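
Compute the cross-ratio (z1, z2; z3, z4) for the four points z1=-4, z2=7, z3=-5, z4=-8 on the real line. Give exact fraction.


Step 1: (z1-z3)(z2-z4) = 1 * 15 = 15
Step 2: (z1-z4)(z2-z3) = 4 * 12 = 48
Step 3: Cross-ratio = 15/48 = 5/16

5/16


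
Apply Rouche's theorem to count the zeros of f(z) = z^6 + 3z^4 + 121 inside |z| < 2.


Step 1: On |z| = 2 the three terms have sizes |z^6| = 2^6 = 64, |3z^4| = 3*2^4 = 48, |121| = 121
Step 2: The dominant term is g(z) = 121; let h(z) = z^6 + 3z^4 so f = g + h
Step 3: On |z| = 2: |g| = 121 and |h| <= 64 + 48 = 112
Step 4: Since 121 > 112, |h| < |g| on |z| = 2, so by Rouche f has the same number of zeros as g inside |z| < 2
Step 5: g(z) = 121 is a nonzero constant with no zeros inside |z| < 2. Answer = 0

0


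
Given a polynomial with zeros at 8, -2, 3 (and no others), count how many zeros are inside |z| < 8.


Step 1: Check each root:
  z = 8: |8| = 8 >= 8
  z = -2: |-2| = 2 < 8
  z = 3: |3| = 3 < 8
Step 2: Count = 2

2


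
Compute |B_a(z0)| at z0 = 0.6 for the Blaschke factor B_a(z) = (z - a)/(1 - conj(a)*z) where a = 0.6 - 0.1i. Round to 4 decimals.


Step 1: Numerator z0 - a = 0.6 - (0.6 - 0.1i) = 0 + 0.1i
Step 2: Denominator 1 - conj(a)*z0 = 1 - (0.6 + 0.1i)*0.6 = 0.64 - 0.06i
Step 3: |z0 - a|^2 = 0^2 + 0.1^2 = 0.01; |1 - conj(a)*z0|^2 = 0.64^2 + (-0.06)^2 = 0.4132
Step 4: |B_a(0.6)| = sqrt(0.01 / 0.4132) = sqrt(0.024201)
Step 5: = 0.1556

0.1556


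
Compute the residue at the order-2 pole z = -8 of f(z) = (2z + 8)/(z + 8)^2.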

▶ **How to complete this task**: The data, all of it, should be transcribed exactly.

▶ **Result for this exercise**:
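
Compute the cross-ratio (z1, z2; z3, z4) for the four points z1=-4, z2=7, z3=-5, z4=-8 on the real line. Give exact fraction.


Step 1: (z1-z3)(z2-z4) = 1 * 15 = 15
Step 2: (z1-z4)(z2-z3) = 4 * 12 = 48
Step 3: Cross-ratio = 15/48 = 5/16

5/16


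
Apply Rouche's theorem to count the zeros of f(z) = z^6 + 3z^4 + 121 inside |z| < 2.


Step 1: On |z| = 2 the three terms have sizes |z^6| = 2^6 = 64, |3z^4| = 3*2^4 = 48, |121| = 121
Step 2: The dominant term is g(z) = 121; let h(z) = z^6 + 3z^4 so f = g + h
Step 3: On |z| = 2: |g| = 121 and |h| <= 64 + 48 = 112
Step 4: Since 121 > 112, |h| < |g| on |z| = 2, so by Rouche f has the same number of zeros as g inside |z| < 2
Step 5: g(z) = 121 is a nonzero constant with no zeros inside |z| < 2. Answer = 0

0


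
Given a polynomial with zeros at 8, -2, 3 (and no others), count how many zeros are inside |z| < 8.


Step 1: Check each root:
  z = 8: |8| = 8 >= 8
  z = -2: |-2| = 2 < 8
  z = 3: |3| = 3 < 8
Step 2: Count = 2

2


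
Compute |B_a(z0)| at z0 = 0.6 for the Blaschke factor B_a(z) = (z - a)/(1 - conj(a)*z) where a = 0.6 - 0.1i. Round to 4 decimals.


Step 1: Numerator z0 - a = 0.6 - (0.6 - 0.1i) = 0 + 0.1i
Step 2: Denominator 1 - conj(a)*z0 = 1 - (0.6 + 0.1i)*0.6 = 0.64 - 0.06i
Step 3: |z0 - a|^2 = 0^2 + 0.1^2 = 0.01; |1 - conj(a)*z0|^2 = 0.64^2 + (-0.06)^2 = 0.4132
Step 4: |B_a(0.6)| = sqrt(0.01 / 0.4132) = sqrt(0.024201)
Step 5: = 0.1556

0.1556


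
Compute the residue at the order-2 pole z = -8 of f(z) = (2z + 8)/(z + 8)^2.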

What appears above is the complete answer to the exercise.